_Aim of the task_
The lines from the top of the listing through the one containing "Its equilibrium shape" are to be retyped exactly, with no other lines.

_Data listing_
BEGIN
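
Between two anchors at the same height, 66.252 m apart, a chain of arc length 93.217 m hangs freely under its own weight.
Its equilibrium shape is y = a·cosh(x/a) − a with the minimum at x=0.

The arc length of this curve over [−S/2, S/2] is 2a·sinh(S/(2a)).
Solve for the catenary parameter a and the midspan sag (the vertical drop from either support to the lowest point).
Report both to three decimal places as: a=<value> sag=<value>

seed: a₀ = √(S³/(24(L−S))) = √(66.252³/(24·26.965)) = 21.197891
iter 1: u=1.562703  f(a)=+3.491e+00  f'(a)=-3.222e+00  a ← 21.197891 − (+3.491e+00/-3.222e+00) = 22.281205
iter 2: u=1.486724  f(a)=+2.854e-01  f'(a)=-2.715e+00  a ← 22.281205 − (+2.854e-01/-2.715e+00) = 22.386339
iter 3: u=1.479742  f(a)=+2.284e-03  f'(a)=-2.672e+00  a ← 22.386339 − (+2.284e-03/-2.672e+00) = 22.387194
iter 4: u=1.479685  f(a)=+1.488e-07  f'(a)=-2.671e+00  a ← 22.387194 − (+1.488e-07/-2.671e+00) = 22.387194
iter 5: u=1.479685  f(a)=-1.421e-14  f'(a)=-2.671e+00  a ← 22.387194 − (-1.421e-14/-2.671e+00) = 22.387194
converged: |Δa| < 1e-12 after 5 iterations
sag = a·(cosh(S/(2a)) − 1) = 22.387194·(cosh(1.479685) − 1) = 29.319079
T_max/T_min = cosh(S/(2a)) = 2.309636

a=22.387 sag=29.319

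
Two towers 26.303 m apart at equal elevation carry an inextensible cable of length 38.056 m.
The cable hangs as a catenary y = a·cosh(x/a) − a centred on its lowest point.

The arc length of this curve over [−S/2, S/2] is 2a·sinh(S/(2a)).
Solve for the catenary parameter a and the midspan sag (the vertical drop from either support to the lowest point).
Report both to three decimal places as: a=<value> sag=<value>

seed: a₀ = √(S³/(24(L−S))) = √(26.303³/(24·11.753)) = 8.032078
iter 1: u=1.637372  f(a)=+1.680e+00  f'(a)=-3.790e+00  a ← 8.032078 − (+1.680e+00/-3.790e+00) = 8.475311
iter 2: u=1.551742  f(a)=+1.491e-01  f'(a)=-3.145e+00  a ← 8.475311 − (+1.491e-01/-3.145e+00) = 8.522717
iter 3: u=1.543111  f(a)=+1.427e-03  f'(a)=-3.085e+00  a ← 8.522717 − (+1.427e-03/-3.085e+00) = 8.523180
iter 4: u=1.543027  f(a)=+1.334e-07  f'(a)=-3.084e+00  a ← 8.523180 − (+1.334e-07/-3.084e+00) = 8.523180
iter 5: u=1.543027  f(a)=+0.000e+00  f'(a)=-3.084e+00  a ← 8.523180 − (+0.000e+00/-3.084e+00) = 8.523180
converged: |Δa| < 1e-12 after 5 iterations
sag = a·(cosh(S/(2a)) − 1) = 8.523180·(cosh(1.543027) − 1) = 12.326506
T_max/T_min = cosh(S/(2a)) = 2.446233

a=8.523 sag=12.327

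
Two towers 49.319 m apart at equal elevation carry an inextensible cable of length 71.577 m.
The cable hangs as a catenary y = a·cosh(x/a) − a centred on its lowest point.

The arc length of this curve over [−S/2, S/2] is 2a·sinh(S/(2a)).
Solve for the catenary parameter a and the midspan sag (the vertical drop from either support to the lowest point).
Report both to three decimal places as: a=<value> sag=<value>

seed: a₀ = √(S³/(24(L−S))) = √(49.319³/(24·22.258)) = 14.985551
iter 1: u=1.645552  f(a)=+3.215e+00  f'(a)=-3.857e+00  a ← 14.985551 − (+3.215e+00/-3.857e+00) = 15.819231
iter 2: u=1.558831  f(a)=+2.878e-01  f'(a)=-3.195e+00  a ← 15.819231 − (+2.878e-01/-3.195e+00) = 15.909328
iter 3: u=1.550003  f(a)=+2.807e-03  f'(a)=-3.133e+00  a ← 15.909328 − (+2.807e-03/-3.133e+00) = 15.910224
iter 4: u=1.549915  f(a)=+2.728e-07  f'(a)=-3.132e+00  a ← 15.910224 − (+2.728e-07/-3.132e+00) = 15.910224
iter 5: u=1.549915  f(a)=+1.421e-14  f'(a)=-3.132e+00  a ← 15.910224 − (+1.421e-14/-3.132e+00) = 15.910224
converged: |Δa| < 1e-12 after 5 iterations
sag = a·(cosh(S/(2a)) − 1) = 15.910224·(cosh(1.549915) − 1) = 23.255475
T_max/T_min = cosh(S/(2a)) = 2.461669

a=15.910 sag=23.255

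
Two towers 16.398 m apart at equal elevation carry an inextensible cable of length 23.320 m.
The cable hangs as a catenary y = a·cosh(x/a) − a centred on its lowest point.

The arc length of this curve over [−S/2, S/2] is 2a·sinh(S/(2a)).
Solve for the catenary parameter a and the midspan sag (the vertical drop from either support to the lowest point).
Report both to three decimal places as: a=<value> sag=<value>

a=5.451 sag=7.420

seed: a₀ = √(S³/(24(L−S))) = √(16.398³/(24·6.922)) = 5.151870
iter 1: u=1.591461  f(a)=+9.313e-01  f'(a)=-3.432e+00  a ← 5.151870 − (+9.313e-01/-3.432e+00) = 5.423217
iter 2: u=1.511833  f(a)=+7.864e-02  f'(a)=-2.875e+00  a ← 5.423217 − (+7.864e-02/-2.875e+00) = 5.450570
iter 3: u=1.504246  f(a)=+6.749e-04  f'(a)=-2.826e+00  a ← 5.450570 − (+6.749e-04/-2.826e+00) = 5.450809
iter 4: u=1.504180  f(a)=+5.066e-08  f'(a)=-2.825e+00  a ← 5.450809 − (+5.066e-08/-2.825e+00) = 5.450809
iter 5: u=1.504180  f(a)=+7.105e-15  f'(a)=-2.825e+00  a ← 5.450809 − (+7.105e-15/-2.825e+00) = 5.450809
converged: |Δa| < 1e-12 after 5 iterations
sag = a·(cosh(S/(2a)) − 1) = 5.450809·(cosh(1.504180) − 1) = 7.420357
T_max/T_min = cosh(S/(2a)) = 2.361331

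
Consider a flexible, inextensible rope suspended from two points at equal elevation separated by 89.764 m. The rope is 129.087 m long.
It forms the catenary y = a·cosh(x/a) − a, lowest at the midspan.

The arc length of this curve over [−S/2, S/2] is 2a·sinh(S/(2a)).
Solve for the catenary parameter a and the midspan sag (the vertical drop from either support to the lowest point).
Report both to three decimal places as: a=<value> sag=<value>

a=29.346 sag=41.556

seed: a₀ = √(S³/(24(L−S))) = √(89.764³/(24·39.323)) = 27.683714
iter 1: u=1.621242  f(a)=+5.503e+00  f'(a)=-3.661e+00  a ← 27.683714 − (+5.503e+00/-3.661e+00) = 29.186883
iter 2: u=1.537746  f(a)=+4.800e-01  f'(a)=-3.048e+00  a ← 29.186883 − (+4.800e-01/-3.048e+00) = 29.344373
iter 3: u=1.529493  f(a)=+4.423e-03  f'(a)=-2.992e+00  a ← 29.344373 − (+4.423e-03/-2.992e+00) = 29.345852
iter 4: u=1.529415  f(a)=+3.832e-07  f'(a)=-2.992e+00  a ← 29.345852 − (+3.832e-07/-2.992e+00) = 29.345852
iter 5: u=1.529415  f(a)=+2.842e-14  f'(a)=-2.992e+00  a ← 29.345852 − (+2.842e-14/-2.992e+00) = 29.345852
converged: |Δa| < 1e-12 after 5 iterations
sag = a·(cosh(S/(2a)) − 1) = 29.345852·(cosh(1.529415) − 1) = 41.555787
T_max/T_min = cosh(S/(2a)) = 2.416070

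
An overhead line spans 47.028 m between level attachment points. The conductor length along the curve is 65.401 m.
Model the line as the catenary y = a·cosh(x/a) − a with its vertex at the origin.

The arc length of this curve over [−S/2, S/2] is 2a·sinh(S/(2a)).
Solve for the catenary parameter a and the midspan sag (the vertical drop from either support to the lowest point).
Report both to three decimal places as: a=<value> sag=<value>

a=16.188 sag=20.300

seed: a₀ = √(S³/(24(L−S))) = √(47.028³/(24·18.373)) = 15.358157
iter 1: u=1.531043  f(a)=+2.278e+00  f'(a)=-3.002e+00  a ← 15.358157 − (+2.278e+00/-3.002e+00) = 16.116719
iter 2: u=1.458982  f(a)=+1.796e-01  f'(a)=-2.546e+00  a ← 16.116719 − (+1.796e-01/-2.546e+00) = 16.187268
iter 3: u=1.452623  f(a)=+1.328e-03  f'(a)=-2.508e+00  a ← 16.187268 − (+1.328e-03/-2.508e+00) = 16.187797
iter 4: u=1.452576  f(a)=+7.385e-08  f'(a)=-2.508e+00  a ← 16.187797 − (+7.385e-08/-2.508e+00) = 16.187797
iter 5: u=1.452576  f(a)=+0.000e+00  f'(a)=-2.508e+00  a ← 16.187797 − (+0.000e+00/-2.508e+00) = 16.187797
converged: |Δa| < 1e-12 after 5 iterations
sag = a·(cosh(S/(2a)) − 1) = 16.187797·(cosh(1.452576) − 1) = 20.300111
T_max/T_min = cosh(S/(2a)) = 2.254038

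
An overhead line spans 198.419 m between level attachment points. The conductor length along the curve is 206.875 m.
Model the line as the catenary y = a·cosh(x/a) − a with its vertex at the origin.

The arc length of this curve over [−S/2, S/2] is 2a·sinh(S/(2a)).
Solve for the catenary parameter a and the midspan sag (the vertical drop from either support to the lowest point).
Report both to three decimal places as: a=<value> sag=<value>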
END
_Task answer_
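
Between two anchors at the same height, 66.252 m apart, a chain of arc length 93.217 m hangs freely under its own weight.
Its equilibrium shape is y = a·cosh(x/a) − a with the minimum at x=0.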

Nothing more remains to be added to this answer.